─── Data for analysis ───

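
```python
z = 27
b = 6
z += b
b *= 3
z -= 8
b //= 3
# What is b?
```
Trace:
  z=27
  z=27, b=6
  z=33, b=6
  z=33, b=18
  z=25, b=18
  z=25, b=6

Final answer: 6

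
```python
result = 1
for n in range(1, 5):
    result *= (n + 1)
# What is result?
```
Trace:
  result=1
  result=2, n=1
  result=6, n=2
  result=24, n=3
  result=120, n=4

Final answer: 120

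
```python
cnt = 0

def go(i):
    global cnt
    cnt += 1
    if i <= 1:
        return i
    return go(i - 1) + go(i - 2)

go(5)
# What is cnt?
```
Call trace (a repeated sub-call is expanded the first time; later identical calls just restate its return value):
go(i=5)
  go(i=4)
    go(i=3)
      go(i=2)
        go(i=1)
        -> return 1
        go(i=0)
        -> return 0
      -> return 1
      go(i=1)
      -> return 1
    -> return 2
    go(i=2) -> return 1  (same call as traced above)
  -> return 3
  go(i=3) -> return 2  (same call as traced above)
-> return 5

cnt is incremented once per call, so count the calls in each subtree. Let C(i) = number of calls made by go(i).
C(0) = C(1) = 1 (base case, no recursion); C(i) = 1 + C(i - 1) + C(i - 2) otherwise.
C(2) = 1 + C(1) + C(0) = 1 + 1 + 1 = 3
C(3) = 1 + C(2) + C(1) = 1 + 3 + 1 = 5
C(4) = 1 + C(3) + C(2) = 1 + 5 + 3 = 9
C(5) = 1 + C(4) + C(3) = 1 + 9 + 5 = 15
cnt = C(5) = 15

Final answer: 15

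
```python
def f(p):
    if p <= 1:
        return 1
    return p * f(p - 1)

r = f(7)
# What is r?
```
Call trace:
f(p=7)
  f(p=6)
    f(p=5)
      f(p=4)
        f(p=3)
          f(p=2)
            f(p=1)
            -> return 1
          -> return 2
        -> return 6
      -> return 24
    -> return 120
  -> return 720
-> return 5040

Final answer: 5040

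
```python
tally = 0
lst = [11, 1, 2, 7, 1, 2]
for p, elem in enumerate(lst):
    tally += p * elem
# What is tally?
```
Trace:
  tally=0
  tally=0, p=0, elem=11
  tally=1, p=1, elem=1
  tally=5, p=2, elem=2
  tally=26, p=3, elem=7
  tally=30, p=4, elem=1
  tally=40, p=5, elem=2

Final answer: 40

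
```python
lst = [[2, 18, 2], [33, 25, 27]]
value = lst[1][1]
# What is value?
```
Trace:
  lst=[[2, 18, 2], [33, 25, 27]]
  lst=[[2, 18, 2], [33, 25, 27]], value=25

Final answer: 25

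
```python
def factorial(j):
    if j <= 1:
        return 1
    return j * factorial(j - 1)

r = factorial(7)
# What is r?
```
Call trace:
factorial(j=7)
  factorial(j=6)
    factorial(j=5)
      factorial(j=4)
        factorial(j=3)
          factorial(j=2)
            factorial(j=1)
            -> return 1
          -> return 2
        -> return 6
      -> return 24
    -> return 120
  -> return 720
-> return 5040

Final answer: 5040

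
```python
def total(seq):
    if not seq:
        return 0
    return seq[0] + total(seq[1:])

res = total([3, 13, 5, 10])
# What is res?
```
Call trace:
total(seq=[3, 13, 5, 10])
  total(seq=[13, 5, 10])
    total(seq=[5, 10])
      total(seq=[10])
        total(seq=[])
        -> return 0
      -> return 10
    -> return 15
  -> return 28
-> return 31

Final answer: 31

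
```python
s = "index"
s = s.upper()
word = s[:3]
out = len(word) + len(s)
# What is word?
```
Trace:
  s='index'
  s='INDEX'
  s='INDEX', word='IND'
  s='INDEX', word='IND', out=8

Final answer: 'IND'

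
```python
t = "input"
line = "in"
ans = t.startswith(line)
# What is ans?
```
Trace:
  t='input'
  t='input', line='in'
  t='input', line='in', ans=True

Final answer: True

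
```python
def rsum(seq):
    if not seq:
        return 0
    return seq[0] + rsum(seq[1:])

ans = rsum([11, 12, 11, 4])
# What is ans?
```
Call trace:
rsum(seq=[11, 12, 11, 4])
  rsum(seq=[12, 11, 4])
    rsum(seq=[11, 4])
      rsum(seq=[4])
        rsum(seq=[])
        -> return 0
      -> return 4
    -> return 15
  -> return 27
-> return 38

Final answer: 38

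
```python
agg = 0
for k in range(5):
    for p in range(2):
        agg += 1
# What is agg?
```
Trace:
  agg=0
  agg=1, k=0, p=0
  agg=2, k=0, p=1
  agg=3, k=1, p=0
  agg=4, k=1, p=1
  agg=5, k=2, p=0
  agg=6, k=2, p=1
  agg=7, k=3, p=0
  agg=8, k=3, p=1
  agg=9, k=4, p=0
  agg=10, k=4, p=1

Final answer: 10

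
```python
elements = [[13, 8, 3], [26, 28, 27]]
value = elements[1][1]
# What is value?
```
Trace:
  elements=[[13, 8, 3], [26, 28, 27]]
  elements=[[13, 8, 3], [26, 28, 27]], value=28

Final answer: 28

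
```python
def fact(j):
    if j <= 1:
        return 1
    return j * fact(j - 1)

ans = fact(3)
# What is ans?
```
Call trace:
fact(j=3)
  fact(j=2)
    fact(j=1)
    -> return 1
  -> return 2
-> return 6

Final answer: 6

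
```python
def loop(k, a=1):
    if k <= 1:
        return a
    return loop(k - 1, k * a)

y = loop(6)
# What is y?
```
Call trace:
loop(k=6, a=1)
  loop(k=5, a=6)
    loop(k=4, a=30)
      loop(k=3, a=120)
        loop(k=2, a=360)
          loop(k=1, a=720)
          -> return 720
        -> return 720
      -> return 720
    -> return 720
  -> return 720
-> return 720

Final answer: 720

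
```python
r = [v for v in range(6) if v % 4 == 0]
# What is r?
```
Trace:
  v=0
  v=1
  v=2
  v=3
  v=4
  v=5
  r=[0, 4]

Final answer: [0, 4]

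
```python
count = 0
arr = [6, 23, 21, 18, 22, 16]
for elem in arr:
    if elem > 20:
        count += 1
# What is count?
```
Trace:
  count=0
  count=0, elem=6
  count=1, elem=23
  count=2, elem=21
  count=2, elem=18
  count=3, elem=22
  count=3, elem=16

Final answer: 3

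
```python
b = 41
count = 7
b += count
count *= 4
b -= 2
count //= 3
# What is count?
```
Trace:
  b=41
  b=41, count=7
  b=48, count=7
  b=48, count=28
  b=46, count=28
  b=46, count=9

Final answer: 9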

───
─── Data for analysis ───

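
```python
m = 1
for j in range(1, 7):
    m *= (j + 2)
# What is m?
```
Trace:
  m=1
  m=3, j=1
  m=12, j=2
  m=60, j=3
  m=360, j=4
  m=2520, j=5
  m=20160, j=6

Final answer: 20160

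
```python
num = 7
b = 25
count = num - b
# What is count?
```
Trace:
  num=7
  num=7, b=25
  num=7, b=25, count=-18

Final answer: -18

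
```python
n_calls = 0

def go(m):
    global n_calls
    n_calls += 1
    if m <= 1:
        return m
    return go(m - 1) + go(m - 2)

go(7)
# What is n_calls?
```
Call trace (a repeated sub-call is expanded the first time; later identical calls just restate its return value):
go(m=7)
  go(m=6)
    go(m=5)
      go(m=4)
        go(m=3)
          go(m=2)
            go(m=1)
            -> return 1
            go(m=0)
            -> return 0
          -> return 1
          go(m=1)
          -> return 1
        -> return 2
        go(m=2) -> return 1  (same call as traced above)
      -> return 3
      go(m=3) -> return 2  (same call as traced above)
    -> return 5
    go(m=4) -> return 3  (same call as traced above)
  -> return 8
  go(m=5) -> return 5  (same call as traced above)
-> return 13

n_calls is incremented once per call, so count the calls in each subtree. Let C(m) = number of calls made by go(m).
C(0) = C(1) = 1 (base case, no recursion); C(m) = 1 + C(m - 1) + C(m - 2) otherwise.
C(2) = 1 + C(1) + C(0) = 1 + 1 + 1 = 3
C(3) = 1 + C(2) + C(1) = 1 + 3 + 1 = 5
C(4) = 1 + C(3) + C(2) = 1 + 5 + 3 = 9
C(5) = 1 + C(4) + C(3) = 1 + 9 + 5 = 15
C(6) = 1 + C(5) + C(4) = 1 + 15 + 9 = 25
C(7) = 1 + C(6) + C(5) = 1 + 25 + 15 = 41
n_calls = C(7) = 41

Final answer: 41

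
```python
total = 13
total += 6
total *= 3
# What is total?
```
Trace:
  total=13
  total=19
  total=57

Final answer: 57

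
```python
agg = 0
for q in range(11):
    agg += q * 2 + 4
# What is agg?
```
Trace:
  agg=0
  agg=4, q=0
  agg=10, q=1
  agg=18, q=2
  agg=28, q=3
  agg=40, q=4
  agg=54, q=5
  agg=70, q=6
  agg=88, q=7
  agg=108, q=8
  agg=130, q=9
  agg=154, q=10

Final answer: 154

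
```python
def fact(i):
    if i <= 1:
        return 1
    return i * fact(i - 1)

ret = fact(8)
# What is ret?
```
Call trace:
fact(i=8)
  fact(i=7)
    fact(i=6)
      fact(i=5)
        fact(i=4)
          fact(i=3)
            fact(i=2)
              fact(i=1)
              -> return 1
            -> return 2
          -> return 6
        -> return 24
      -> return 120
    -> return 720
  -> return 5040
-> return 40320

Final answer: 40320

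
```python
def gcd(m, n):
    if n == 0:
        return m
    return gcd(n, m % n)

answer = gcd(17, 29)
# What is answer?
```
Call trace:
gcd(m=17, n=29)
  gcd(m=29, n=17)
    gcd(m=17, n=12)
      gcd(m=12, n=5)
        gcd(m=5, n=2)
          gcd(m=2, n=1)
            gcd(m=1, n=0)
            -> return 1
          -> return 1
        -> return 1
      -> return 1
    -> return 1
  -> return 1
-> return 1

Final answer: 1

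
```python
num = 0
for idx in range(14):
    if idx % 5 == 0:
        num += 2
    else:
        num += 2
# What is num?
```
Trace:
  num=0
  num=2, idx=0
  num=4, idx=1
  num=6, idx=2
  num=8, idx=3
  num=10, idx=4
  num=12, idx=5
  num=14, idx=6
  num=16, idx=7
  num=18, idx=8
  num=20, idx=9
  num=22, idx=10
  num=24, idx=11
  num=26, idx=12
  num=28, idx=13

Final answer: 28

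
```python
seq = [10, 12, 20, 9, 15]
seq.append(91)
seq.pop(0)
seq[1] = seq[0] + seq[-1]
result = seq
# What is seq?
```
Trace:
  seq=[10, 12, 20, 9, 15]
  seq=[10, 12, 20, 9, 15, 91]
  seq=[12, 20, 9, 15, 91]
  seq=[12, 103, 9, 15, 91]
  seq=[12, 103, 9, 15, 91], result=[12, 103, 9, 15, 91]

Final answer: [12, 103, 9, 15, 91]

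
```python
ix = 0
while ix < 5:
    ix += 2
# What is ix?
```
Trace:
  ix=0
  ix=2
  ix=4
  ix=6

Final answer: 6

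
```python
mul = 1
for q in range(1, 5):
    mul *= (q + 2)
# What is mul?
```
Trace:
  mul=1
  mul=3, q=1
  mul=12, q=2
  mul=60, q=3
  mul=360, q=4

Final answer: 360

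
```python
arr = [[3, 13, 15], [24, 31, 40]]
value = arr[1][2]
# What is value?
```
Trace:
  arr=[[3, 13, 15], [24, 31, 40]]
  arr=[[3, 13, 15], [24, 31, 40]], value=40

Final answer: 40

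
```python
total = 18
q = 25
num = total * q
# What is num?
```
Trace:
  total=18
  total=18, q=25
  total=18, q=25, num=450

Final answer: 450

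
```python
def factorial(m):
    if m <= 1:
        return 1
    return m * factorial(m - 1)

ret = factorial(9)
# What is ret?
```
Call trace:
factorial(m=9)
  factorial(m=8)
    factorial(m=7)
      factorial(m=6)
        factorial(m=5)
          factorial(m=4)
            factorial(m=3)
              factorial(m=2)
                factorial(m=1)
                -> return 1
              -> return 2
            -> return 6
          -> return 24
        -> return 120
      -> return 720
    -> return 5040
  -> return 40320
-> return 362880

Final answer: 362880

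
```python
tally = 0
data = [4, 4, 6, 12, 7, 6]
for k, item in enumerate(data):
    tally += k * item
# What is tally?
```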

───

What you are asked to do:
Check each line of the records for the string "enumerate" and copy those that have it.

Result of the exercise:
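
for p, elem in enumerate(lst):
for k, item in enumerate(data):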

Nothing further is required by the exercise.